▸ **Task description**
The response should consist of the data reproduced word for word.

▸ **Dataset entries**
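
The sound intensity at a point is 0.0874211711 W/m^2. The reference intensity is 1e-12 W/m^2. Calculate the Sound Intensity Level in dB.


Given values:
  I = 0.0874211711 W/m^2
  I_ref = 1e-12 W/m^2
Formula: SIL = 10 * log10(I / I_ref)
Compute ratio: I / I_ref = 87421171100
Compute log10: log10(87421171100) = 10.941617
Multiply: SIL = 10 * 10.941617 = 109.42

109.42 dB


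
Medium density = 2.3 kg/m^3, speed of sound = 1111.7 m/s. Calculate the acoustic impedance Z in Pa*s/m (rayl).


Given values:
  rho = 2.3 kg/m^3
  c = 1111.7 m/s
Formula: Z = rho * c
Z = 2.3 * 1111.7
Z = 2556.91

2556.91 rayl


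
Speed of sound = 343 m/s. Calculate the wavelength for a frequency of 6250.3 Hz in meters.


Given values:
  c = 343 m/s, f = 6250.3 Hz
Formula: lambda = c / f
lambda = 343 / 6250.3
lambda = 0.0549

0.0549 m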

▸ **Response**
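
The sound intensity at a point is 0.0874211711 W/m^2. The reference intensity is 1e-12 W/m^2. Calculate the Sound Intensity Level in dB.


Given values:
  I = 0.0874211711 W/m^2
  I_ref = 1e-12 W/m^2
Formula: SIL = 10 * log10(I / I_ref)
Compute ratio: I / I_ref = 87421171100
Compute log10: log10(87421171100) = 10.941617
Multiply: SIL = 10 * 10.941617 = 109.42

109.42 dB


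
Medium density = 2.3 kg/m^3, speed of sound = 1111.7 m/s. Calculate the acoustic impedance Z in Pa*s/m (rayl).


Given values:
  rho = 2.3 kg/m^3
  c = 1111.7 m/s
Formula: Z = rho * c
Z = 2.3 * 1111.7
Z = 2556.91

2556.91 rayl


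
Speed of sound = 343 m/s. Calculate the wavelength for a frequency of 6250.3 Hz in meters.


Given values:
  c = 343 m/s, f = 6250.3 Hz
Formula: lambda = c / f
lambda = 343 / 6250.3
lambda = 0.0549

0.0549 m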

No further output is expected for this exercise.